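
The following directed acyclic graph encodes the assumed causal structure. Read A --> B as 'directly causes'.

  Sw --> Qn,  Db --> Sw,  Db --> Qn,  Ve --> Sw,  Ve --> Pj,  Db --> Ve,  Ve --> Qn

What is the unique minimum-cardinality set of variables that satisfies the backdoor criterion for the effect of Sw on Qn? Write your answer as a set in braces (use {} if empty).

{Db, Ve}

Variables eligible for adjustment (non-descendants of Sw, excluding Sw and Qn): {Db, Pj, Ve}.
Backdoor paths from Sw to Qn:
  P1: Sw <- Db -> Ve -> Qn
  P2: Sw <- Db -> Qn
  P3: Sw <- Ve <- Db -> Qn
  P4: Sw <- Ve -> Qn
The empty set is not sufficient: P1 (Sw <- Db -> Ve -> Qn) has no collider blocking it and no conditioned non-collider, so it is open.
Try {Db, Ve}:
  P1: blocked at fork node Db ∈ conditioning set.
  P2: blocked at fork node Db ∈ conditioning set.
  P3: blocked at chain node Ve ∈ conditioning set.
  P4: blocked at fork node Ve ∈ conditioning set.
{Db, Ve} contains no descendant of Sw and blocks every backdoor path.
Every element of {Db, Ve} is needed (dropping Db leaves P2 open; dropping Ve leaves P4 open), so no proper subset is valid.
Among all size-2 subsets of the eligible variables, only {Db, Ve} blocks every backdoor path, so it is the unique smallest valid adjustment set.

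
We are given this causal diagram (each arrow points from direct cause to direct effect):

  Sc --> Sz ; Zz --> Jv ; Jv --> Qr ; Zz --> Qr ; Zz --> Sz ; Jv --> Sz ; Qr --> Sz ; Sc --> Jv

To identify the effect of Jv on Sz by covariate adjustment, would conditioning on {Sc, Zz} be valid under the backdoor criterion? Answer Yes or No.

Backdoor paths from Jv to Sz (paths whose first edge points into Jv):
  P1: Jv <- Sc -> Sz
  P2: Jv <- Zz -> Qr -> Sz
  P3: Jv <- Zz -> Sz
Condition 1 (no descendant of Jv in the set): holds — descendants of Jv are {Qr, Sz}; none are in {Sc, Zz}.
Condition 2 (every backdoor path blocked by {Sc, Zz}):
  P1: blocked at fork node Sc ∈ conditioning set.
  P2: blocked at fork node Zz ∈ conditioning set.
  P3: blocked at fork node Zz ∈ conditioning set.
{Sc, Zz} satisfies the backdoor criterion.

Yes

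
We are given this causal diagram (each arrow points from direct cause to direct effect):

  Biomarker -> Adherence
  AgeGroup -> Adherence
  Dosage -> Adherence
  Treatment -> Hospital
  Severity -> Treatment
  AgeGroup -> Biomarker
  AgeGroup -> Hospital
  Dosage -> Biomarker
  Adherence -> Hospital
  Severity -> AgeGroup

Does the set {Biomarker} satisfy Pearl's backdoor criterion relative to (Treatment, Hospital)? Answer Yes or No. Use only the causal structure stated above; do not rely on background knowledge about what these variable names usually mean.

No

Backdoor paths from Treatment to Hospital (paths whose first edge points into Treatment):
  P1: Treatment <- Severity -> AgeGroup -> Biomarker <- Dosage -> Adherence -> Hospital
  P2: Treatment <- Severity -> AgeGroup -> Biomarker -> Adherence -> Hospital
  P3: Treatment <- Severity -> AgeGroup -> Adherence -> Hospital
  P4: Treatment <- Severity -> AgeGroup -> Hospital
Condition 1 (no descendant of Treatment in the set): holds — descendants of Treatment are {Hospital}; none are in {Biomarker}.
Condition 2 (every backdoor path blocked by {Biomarker}):
  P1: open — collider(s) Biomarker are conditioned on (or have a conditioned descendant) and no non-collider on the path is in the set.
  P2: blocked at chain node Biomarker ∈ conditioning set.
  P3: open — no interior node is in the conditioning set.
  P4: open — no interior node is in the conditioning set.
{Biomarker} does not satisfy the backdoor criterion.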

▬▬▬▬▬▬▬▬▬▬

- Work to complete
Set all the entries above down again exactly.

- Problem solution
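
The following directed acyclic graph encodes the assumed causal structure. Read A --> B as 'directly causes'.

  Sw --> Qn,  Db --> Sw,  Db --> Qn,  Ve --> Sw,  Ve --> Pj,  Db --> Ve,  Ve --> Qn

What is the unique minimum-cardinality set of variables that satisfies the backdoor criterion for the effect of Sw on Qn? Write your answer as a set in braces (use {} if empty).

{Db, Ve}

Variables eligible for adjustment (non-descendants of Sw, excluding Sw and Qn): {Db, Pj, Ve}.
Backdoor paths from Sw to Qn:
  P1: Sw <- Db -> Ve -> Qn
  P2: Sw <- Db -> Qn
  P3: Sw <- Ve <- Db -> Qn
  P4: Sw <- Ve -> Qn
The empty set is not sufficient: P1 (Sw <- Db -> Ve -> Qn) has no collider blocking it and no conditioned non-collider, so it is open.
Try {Db, Ve}:
  P1: blocked at fork node Db ∈ conditioning set.
  P2: blocked at fork node Db ∈ conditioning set.
  P3: blocked at chain node Ve ∈ conditioning set.
  P4: blocked at fork node Ve ∈ conditioning set.
{Db, Ve} contains no descendant of Sw and blocks every backdoor path.
Every element of {Db, Ve} is needed (dropping Db leaves P2 open; dropping Ve leaves P4 open), so no proper subset is valid.
Among all size-2 subsets of the eligible variables, only {Db, Ve} blocks every backdoor path, so it is the unique smallest valid adjustment set.

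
We are given this causal diagram (each arrow points from direct cause to direct effect):

  Sc --> Sz ; Zz --> Jv ; Jv --> Qr ; Zz --> Qr ; Zz --> Sz ; Jv --> Sz ; Qr --> Sz ; Sc --> Jv

To identify the effect of Jv on Sz by covariate adjustment, would conditioning on {Sc, Zz} be valid under the backdoor criterion? Answer Yes or No.

Backdoor paths from Jv to Sz (paths whose first edge points into Jv):
  P1: Jv <- Sc -> Sz
  P2: Jv <- Zz -> Qr -> Sz
  P3: Jv <- Zz -> Sz
Condition 1 (no descendant of Jv in the set): holds — descendants of Jv are {Qr, Sz}; none are in {Sc, Zz}.
Condition 2 (every backdoor path blocked by {Sc, Zz}):
  P1: blocked at fork node Sc ∈ conditioning set.
  P2: blocked at fork node Zz ∈ conditioning set.
  P3: blocked at fork node Zz ∈ conditioning set.
{Sc, Zz} satisfies the backdoor criterion.

Yes

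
We are given this causal diagram (each arrow points from direct cause to direct effect):

  Biomarker -> Adherence
  AgeGroup -> Adherence
  Dosage -> Adherence
  Treatment -> Hospital
  Severity -> Treatment
  AgeGroup -> Biomarker
  AgeGroup -> Hospital
  Dosage -> Biomarker
  Adherence -> Hospital
  Severity -> AgeGroup

Does the set {Biomarker} satisfy Pearl's backdoor criterion relative to (Treatment, Hospital)? Answer Yes or No. Use only the causal structure stated above; do not rely on background knowledge about what these variable names usually mean.

No

Backdoor paths from Treatment to Hospital (paths whose first edge points into Treatment):
  P1: Treatment <- Severity -> AgeGroup -> Biomarker <- Dosage -> Adherence -> Hospital
  P2: Treatment <- Severity -> AgeGroup -> Biomarker -> Adherence -> Hospital
  P3: Treatment <- Severity -> AgeGroup -> Adherence -> Hospital
  P4: Treatment <- Severity -> AgeGroup -> Hospital
Condition 1 (no descendant of Treatment in the set): holds — descendants of Treatment are {Hospital}; none are in {Biomarker}.
Condition 2 (every backdoor path blocked by {Biomarker}):
  P1: open — collider(s) Biomarker are conditioned on (or have a conditioned descendant) and no non-collider on the path is in the set.
  P2: blocked at chain node Biomarker ∈ conditioning set.
  P3: open — no interior node is in the conditioning set.
  P4: open — no interior node is in the conditioning set.
{Biomarker} does not satisfy the backdoor criterion.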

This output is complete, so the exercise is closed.